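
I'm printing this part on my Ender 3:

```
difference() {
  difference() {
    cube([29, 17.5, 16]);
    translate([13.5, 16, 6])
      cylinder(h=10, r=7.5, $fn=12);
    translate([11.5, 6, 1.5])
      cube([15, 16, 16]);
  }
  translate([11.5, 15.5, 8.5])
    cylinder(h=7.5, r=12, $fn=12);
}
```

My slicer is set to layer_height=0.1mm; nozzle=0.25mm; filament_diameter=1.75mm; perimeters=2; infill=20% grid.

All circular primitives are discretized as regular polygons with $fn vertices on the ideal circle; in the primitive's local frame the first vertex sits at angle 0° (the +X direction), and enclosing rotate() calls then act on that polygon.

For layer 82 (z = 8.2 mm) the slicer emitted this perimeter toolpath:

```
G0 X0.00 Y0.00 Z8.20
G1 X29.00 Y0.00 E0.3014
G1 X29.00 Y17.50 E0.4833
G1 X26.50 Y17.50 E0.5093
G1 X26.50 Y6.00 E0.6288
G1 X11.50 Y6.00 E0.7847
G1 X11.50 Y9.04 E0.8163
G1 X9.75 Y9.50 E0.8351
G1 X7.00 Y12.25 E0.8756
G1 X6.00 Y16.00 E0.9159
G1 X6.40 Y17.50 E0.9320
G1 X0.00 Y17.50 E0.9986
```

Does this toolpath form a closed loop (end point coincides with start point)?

no

Start point (G0): (0.00, 0.00). End point (last G1): the path does not return to the start — open.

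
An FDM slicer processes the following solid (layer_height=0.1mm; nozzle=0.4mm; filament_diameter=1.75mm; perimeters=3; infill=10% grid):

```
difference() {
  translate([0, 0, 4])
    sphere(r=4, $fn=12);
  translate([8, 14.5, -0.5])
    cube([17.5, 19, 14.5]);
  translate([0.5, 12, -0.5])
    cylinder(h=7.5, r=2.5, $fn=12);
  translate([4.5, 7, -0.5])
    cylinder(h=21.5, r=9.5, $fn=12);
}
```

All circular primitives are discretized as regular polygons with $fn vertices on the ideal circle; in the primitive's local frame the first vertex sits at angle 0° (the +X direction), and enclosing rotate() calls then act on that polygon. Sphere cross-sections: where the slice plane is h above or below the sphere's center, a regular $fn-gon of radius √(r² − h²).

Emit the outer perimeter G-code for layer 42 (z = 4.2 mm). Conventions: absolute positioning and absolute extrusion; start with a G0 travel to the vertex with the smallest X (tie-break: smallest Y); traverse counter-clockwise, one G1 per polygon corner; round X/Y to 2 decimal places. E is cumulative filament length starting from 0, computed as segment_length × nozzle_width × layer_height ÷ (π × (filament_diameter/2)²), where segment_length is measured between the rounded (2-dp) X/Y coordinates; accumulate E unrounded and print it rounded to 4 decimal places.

At z = 4.2 mm: the r=4 sphere slices to a regular 12-gon of circumradius 3.995 (√(r²−h²) with h=0.2 from center); the 17.5×19 cube at (8, 14.5) contributes its full rectangle; the cylinder at (0.5, 12): section is a regular 12-gon, circumradius r=2.5; the r=9.5 cylinder at (4.5, 7) gives a regular 12-gon of circumradius 9.5 (constant along its height); After the difference (first − rest): starting from the r=4 sphere, the 17.5×19 cube at (8, 14.5) misses the remaining region (no effect); the r=2.5 cylinder at (0.5, 12) misses the remaining region (no effect); the r=9.5 cylinder at (4.5, 7) partially overlaps it — only the 29.10 mm² overlap (of its 270.75 mm²) is removed, clipping the outline — 1 connected region. The outline is a single polygon with 8 vertices. Extrusion per mm of travel: 0.4 × 0.1 / (π × 0.875²) = 0.016630. Accumulating E over each segment gives final E = 0.3384.

G0 X-3.99 Y0.00 Z4.20
G1 X-3.46 Y-2.00 E0.0344
G1 X-2.00 Y-3.46 E0.0687
G1 X0.00 Y-3.99 E0.1032
G1 X2.00 Y-3.46 E0.1376
G1 X3.28 Y-2.17 E0.1678
G1 X-0.25 Y-1.23 E0.2285
G1 X-3.46 Y1.99 E0.3041
G1 X-3.99 Y0.00 E0.3384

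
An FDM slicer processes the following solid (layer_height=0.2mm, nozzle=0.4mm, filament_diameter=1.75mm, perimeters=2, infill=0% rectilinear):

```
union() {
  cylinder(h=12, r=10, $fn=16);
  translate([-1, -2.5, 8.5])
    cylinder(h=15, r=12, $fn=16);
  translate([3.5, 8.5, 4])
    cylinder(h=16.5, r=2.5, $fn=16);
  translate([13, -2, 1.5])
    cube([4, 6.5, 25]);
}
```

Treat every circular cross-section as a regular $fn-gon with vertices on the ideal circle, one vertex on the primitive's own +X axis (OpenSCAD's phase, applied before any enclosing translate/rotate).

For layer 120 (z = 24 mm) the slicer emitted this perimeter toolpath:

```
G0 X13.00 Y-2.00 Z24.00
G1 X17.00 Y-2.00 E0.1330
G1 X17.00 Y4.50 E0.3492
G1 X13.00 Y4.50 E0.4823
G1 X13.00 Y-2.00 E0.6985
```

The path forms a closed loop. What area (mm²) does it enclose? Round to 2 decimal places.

Apply the shoelace formula to the sequence of (X, Y) vertices; enclosed area = 26.00 mm².

26.00 mm²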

☆ ☆ ☆ ☆ ☆ ☆ ☆

Your assignment. In how many lines of the listing does the word "emitted" appear? Give the number by itself.

Answer section. 2